▸ Description of the task
Below are entries; copy exactly the lines from the one with "(c) For-cause challenges" through the one with "Respondent challenges Juror 10", both included, and leave out the rest.

▸ Supplied information
--- START ---
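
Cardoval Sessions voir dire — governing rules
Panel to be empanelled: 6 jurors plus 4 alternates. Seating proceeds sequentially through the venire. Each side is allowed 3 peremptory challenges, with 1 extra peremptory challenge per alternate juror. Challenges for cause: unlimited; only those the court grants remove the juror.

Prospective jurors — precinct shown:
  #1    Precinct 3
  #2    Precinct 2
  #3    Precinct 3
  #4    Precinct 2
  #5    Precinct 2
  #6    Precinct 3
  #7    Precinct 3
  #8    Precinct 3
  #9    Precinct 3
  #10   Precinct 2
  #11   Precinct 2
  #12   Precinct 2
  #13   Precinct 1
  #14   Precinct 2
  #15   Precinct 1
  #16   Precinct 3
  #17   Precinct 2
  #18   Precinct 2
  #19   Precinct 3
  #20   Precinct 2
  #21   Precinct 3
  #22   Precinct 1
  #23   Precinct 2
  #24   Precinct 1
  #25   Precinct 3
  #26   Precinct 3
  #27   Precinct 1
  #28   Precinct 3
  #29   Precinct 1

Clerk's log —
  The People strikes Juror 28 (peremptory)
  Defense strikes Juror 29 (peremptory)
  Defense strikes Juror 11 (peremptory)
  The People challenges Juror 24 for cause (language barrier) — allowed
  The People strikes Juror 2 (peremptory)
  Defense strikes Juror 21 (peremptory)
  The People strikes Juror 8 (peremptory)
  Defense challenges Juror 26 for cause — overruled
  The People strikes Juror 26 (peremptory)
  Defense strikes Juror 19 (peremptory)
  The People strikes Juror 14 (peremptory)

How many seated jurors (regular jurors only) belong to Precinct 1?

0

Removed: #2, #8, #11, #14, #19, #21, #24, #26, #28, #29.
Seated jurors 1–6: #1, #3, #4, #5, #6, #7 (alternates #9, #10, #12, #13 not counted).
None of those are in Precinct 1 → 0.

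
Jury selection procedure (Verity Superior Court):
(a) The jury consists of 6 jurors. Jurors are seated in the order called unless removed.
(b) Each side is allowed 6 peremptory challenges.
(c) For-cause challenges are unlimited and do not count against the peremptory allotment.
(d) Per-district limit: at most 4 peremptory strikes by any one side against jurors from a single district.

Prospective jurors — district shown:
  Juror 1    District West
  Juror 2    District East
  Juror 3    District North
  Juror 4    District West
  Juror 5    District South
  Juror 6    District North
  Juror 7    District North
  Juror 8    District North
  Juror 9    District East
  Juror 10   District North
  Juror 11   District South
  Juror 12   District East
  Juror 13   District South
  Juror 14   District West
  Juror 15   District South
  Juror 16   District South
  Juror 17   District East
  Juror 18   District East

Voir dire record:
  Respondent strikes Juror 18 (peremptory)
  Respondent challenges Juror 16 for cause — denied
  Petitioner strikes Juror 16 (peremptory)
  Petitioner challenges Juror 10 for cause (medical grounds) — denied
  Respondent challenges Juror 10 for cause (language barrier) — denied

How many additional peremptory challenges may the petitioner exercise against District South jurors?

Petitioner peremptories so far: #16 — 1 of 6 used, 5 left overall.
Against District South: #16 — 1 used; per-district cap 4 leaves 3.
Binding limit: min(5, 3) = 3.

3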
--- END ---
▸ Output for this exercise
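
(c) For-cause challenges are unlimited and do not count against the peremptory allotment.
(d) Per-district limit: at most 4 peremptory strikes by any one side against jurors from a single district.

Prospective jurors — district shown:
  Juror 1    District West
  Juror 2    District East
  Juror 3    District North
  Juror 4    District West
  Juror 5    District South
  Juror 6    District North
  Juror 7    District North
  Juror 8    District North
  Juror 9    District East
  Juror 10   District North
  Juror 11   District South
  Juror 12   District East
  Juror 13   District South
  Juror 14   District West
  Juror 15   District South
  Juror 16   District South
  Juror 17   District East
  Juror 18   District East

Voir dire record:
  Respondent strikes Juror 18 (peremptory)
  Respondent challenges Juror 16 for cause — denied
  Petitioner strikes Juror 16 (peremptory)
  Petitioner challenges Juror 10 for cause (medical grounds) — denied
  Respondent challenges Juror 10 for cause (language barrier) — denied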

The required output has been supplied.